#### How to complete this task
Exactness is required. Restate every entry as written.

#### Material for this task
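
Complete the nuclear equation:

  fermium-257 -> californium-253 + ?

Conserve mass number: 257 = 253 + A, so A = 4.
Conserve atomic number: 100 = 98 + Z, so Z = 2.
A = 4 and Z = 2 is helium-4 — an alpha particle.

alpha particle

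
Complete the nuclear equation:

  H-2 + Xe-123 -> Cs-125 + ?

Conserve mass number: 2 + 123 = 125 + A, so A = 0.
Conserve atomic number: 1 + 54 = 55 + Z, so Z = 0.
A = 0 and Z = 0 is γ — a gamma ray.

gamma ray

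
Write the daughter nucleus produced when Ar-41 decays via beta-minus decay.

Beta-minus decay: mass number changes by +0, atomic number by +1.
A: 41 = 41; Z: 18 + 1 = 19.
Z = 19 is potassium, so the daughter is K-41.

K-41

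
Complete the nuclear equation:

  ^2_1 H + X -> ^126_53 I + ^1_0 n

Conserve mass number: 2 + A = 126 + 1, so A = 125.
Conserve atomic number: 1 + Z = 53 + 0, so Z = 52.
Z = 52 is tellurium, so the species is ^125_52 Te.

Te-125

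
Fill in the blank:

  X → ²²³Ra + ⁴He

Th-227

Conserve mass number: A = 223 + 4, so A = 227.
Conserve atomic number: Z = 88 + 2, so Z = 90.
Z = 90 is thorium, so the species is ²²⁷Th.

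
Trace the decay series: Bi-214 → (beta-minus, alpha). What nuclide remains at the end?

Pb-210

Start: (A, Z) = (214, 83).
After β⁻: (214, 84).
After α: (210, 82).
Z = 82 is lead.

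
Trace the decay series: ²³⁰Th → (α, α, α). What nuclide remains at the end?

Start: (A, Z) = (230, 90).
After α: (226, 88).
After α: (222, 86).
After α: (218, 84).
Z = 84 is polonium.

Po-218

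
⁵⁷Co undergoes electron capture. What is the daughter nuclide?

Fe-57

Electron capture: mass number changes by +0, atomic number by -1.
A: 57 = 57; Z: 27 − 1 = 26.
Z = 26 is iron, so the daughter is ⁵⁷Fe.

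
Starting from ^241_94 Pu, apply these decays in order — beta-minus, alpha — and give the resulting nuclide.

Start: (A, Z) = (241, 94).
After β⁻: (241, 95).
After α: (237, 93).
Z = 93 is neptunium.

Np-237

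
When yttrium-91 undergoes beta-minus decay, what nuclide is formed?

Zr-91

Beta-minus decay: mass number changes by +0, atomic number by +1.
A: 91 = 91; Z: 39 + 1 = 40.
Z = 40 is zirconium, so the daughter is zirconium-91.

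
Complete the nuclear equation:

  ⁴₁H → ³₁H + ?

neutron

Conserve mass number: 4 = 3 + A, so A = 1.
Conserve atomic number: 1 = 1 + Z, so Z = 0.
A = 1 and Z = 0 is ¹₀n — a neutron.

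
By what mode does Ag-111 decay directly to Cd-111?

beta-minus decay

ΔA = 111 − 111 = 0; ΔZ = 48 − 47 = +1.
A is unchanged and Z rises by 1 — a neutron has become a proton (β⁻ decay).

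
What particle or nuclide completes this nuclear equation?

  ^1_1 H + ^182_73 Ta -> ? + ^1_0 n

W-182

Conserve mass number: 1 + 182 = A + 1, so A = 182.
Conserve atomic number: 1 + 73 = Z + 0, so Z = 74.
Z = 74 is tungsten, so the species is ^182_74 W.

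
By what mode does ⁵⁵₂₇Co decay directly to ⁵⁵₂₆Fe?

ΔA = 55 − 55 = 0; ΔZ = 26 − 27 = -1.
A is unchanged and Z drops by 1 — a proton has become a neutron (β⁺ emission or electron capture).

beta-plus decay or electron capture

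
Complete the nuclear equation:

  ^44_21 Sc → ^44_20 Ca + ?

Conserve mass number: 44 = 44 + A, so A = 0.
Conserve atomic number: 21 = 20 + Z, so Z = 1.
A = 0 and Z = 1 is ^0_1 e — a positron.

positron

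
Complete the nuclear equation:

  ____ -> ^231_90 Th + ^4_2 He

Conserve mass number: A = 231 + 4, so A = 235.
Conserve atomic number: Z = 90 + 2, so Z = 92.
Z = 92 is uranium, so the species is ^235_92 U.

U-235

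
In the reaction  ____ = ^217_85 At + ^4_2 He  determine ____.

Fr-221

Conserve mass number: A = 217 + 4, so A = 221.
Conserve atomic number: Z = 85 + 2, so Z = 87.
Z = 87 is francium, so the species is ^221_87 Fr.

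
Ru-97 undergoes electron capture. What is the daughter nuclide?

Tc-97

Electron capture: mass number changes by +0, atomic number by -1.
A: 97 = 97; Z: 44 − 1 = 43.
Z = 43 is technetium, so the daughter is Tc-97.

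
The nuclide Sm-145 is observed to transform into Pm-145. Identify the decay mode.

beta-plus decay or electron capture

ΔA = 145 − 145 = 0; ΔZ = 61 − 62 = -1.
A is unchanged and Z drops by 1 — a proton has become a neutron (β⁺ emission or electron capture).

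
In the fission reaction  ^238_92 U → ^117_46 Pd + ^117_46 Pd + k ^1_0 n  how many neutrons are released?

4

Conserve mass number: 238 = 117 + 117 + k, so k = 238 − 234 = 4.
Check atomic number: 92 = 46 + 46 + 0 = 92. ✓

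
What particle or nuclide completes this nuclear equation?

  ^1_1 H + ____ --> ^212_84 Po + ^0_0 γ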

#### Result of this exercise
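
Complete the nuclear equation:

  fermium-257 -> californium-253 + ?

Conserve mass number: 257 = 253 + A, so A = 4.
Conserve atomic number: 100 = 98 + Z, so Z = 2.
A = 4 and Z = 2 is helium-4 — an alpha particle.

alpha particle

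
Complete the nuclear equation:

  H-2 + Xe-123 -> Cs-125 + ?

Conserve mass number: 2 + 123 = 125 + A, so A = 0.
Conserve atomic number: 1 + 54 = 55 + Z, so Z = 0.
A = 0 and Z = 0 is γ — a gamma ray.

gamma ray

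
Write the daughter nucleus produced when Ar-41 decays via beta-minus decay.

Beta-minus decay: mass number changes by +0, atomic number by +1.
A: 41 = 41; Z: 18 + 1 = 19.
Z = 19 is potassium, so the daughter is K-41.

K-41

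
Complete the nuclear equation:

  ^2_1 H + X -> ^126_53 I + ^1_0 n

Conserve mass number: 2 + A = 126 + 1, so A = 125.
Conserve atomic number: 1 + Z = 53 + 0, so Z = 52.
Z = 52 is tellurium, so the species is ^125_52 Te.

Te-125

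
Fill in the blank:

  X → ²²³Ra + ⁴He

Th-227

Conserve mass number: A = 223 + 4, so A = 227.
Conserve atomic number: Z = 88 + 2, so Z = 90.
Z = 90 is thorium, so the species is ²²⁷Th.

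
Trace the decay series: Bi-214 → (beta-minus, alpha). What nuclide remains at the end?

Pb-210

Start: (A, Z) = (214, 83).
After β⁻: (214, 84).
After α: (210, 82).
Z = 82 is lead.

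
Trace the decay series: ²³⁰Th → (α, α, α). What nuclide remains at the end?

Start: (A, Z) = (230, 90).
After α: (226, 88).
After α: (222, 86).
After α: (218, 84).
Z = 84 is polonium.

Po-218

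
⁵⁷Co undergoes electron capture. What is the daughter nuclide?

Fe-57

Electron capture: mass number changes by +0, atomic number by -1.
A: 57 = 57; Z: 27 − 1 = 26.
Z = 26 is iron, so the daughter is ⁵⁷Fe.

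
Starting from ^241_94 Pu, apply these decays in order — beta-minus, alpha — and give the resulting nuclide.

Start: (A, Z) = (241, 94).
After β⁻: (241, 95).
After α: (237, 93).
Z = 93 is neptunium.

Np-237

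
When yttrium-91 undergoes beta-minus decay, what nuclide is formed?

Zr-91

Beta-minus decay: mass number changes by +0, atomic number by +1.
A: 91 = 91; Z: 39 + 1 = 40.
Z = 40 is zirconium, so the daughter is zirconium-91.

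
Complete the nuclear equation:

  ⁴₁H → ³₁H + ?

neutron

Conserve mass number: 4 = 3 + A, so A = 1.
Conserve atomic number: 1 = 1 + Z, so Z = 0.
A = 1 and Z = 0 is ¹₀n — a neutron.

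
By what mode does Ag-111 decay directly to Cd-111?

beta-minus decay

ΔA = 111 − 111 = 0; ΔZ = 48 − 47 = +1.
A is unchanged and Z rises by 1 — a neutron has become a proton (β⁻ decay).

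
What particle or nuclide completes this nuclear equation?

  ^1_1 H + ^182_73 Ta -> ? + ^1_0 n

W-182

Conserve mass number: 1 + 182 = A + 1, so A = 182.
Conserve atomic number: 1 + 73 = Z + 0, so Z = 74.
Z = 74 is tungsten, so the species is ^182_74 W.

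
By what mode does ⁵⁵₂₇Co decay directly to ⁵⁵₂₆Fe?

ΔA = 55 − 55 = 0; ΔZ = 26 − 27 = -1.
A is unchanged and Z drops by 1 — a proton has become a neutron (β⁺ emission or electron capture).

beta-plus decay or electron capture

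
Complete the nuclear equation:

  ^44_21 Sc → ^44_20 Ca + ?

Conserve mass number: 44 = 44 + A, so A = 0.
Conserve atomic number: 21 = 20 + Z, so Z = 1.
A = 0 and Z = 1 is ^0_1 e — a positron.

positron

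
Complete the nuclear equation:

  ____ -> ^231_90 Th + ^4_2 He

Conserve mass number: A = 231 + 4, so A = 235.
Conserve atomic number: Z = 90 + 2, so Z = 92.
Z = 92 is uranium, so the species is ^235_92 U.

U-235

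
In the reaction  ____ = ^217_85 At + ^4_2 He  determine ____.

Fr-221

Conserve mass number: A = 217 + 4, so A = 221.
Conserve atomic number: Z = 85 + 2, so Z = 87.
Z = 87 is francium, so the species is ^221_87 Fr.

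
Ru-97 undergoes electron capture. What is the daughter nuclide?

Tc-97

Electron capture: mass number changes by +0, atomic number by -1.
A: 97 = 97; Z: 44 − 1 = 43.
Z = 43 is technetium, so the daughter is Tc-97.

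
The nuclide Sm-145 is observed to transform into Pm-145. Identify the decay mode.

beta-plus decay or electron capture

ΔA = 145 − 145 = 0; ΔZ = 61 − 62 = -1.
A is unchanged and Z drops by 1 — a proton has become a neutron (β⁺ emission or electron capture).

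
In the fission reaction  ^238_92 U → ^117_46 Pd + ^117_46 Pd + k ^1_0 n  how many neutrons are released?

4

Conserve mass number: 238 = 117 + 117 + k, so k = 238 − 234 = 4.
Check atomic number: 92 = 46 + 46 + 0 = 92. ✓

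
What particle or nuclide completes this nuclear equation?

  ^1_1 H + ____ --> ^212_84 Po + ^0_0 γ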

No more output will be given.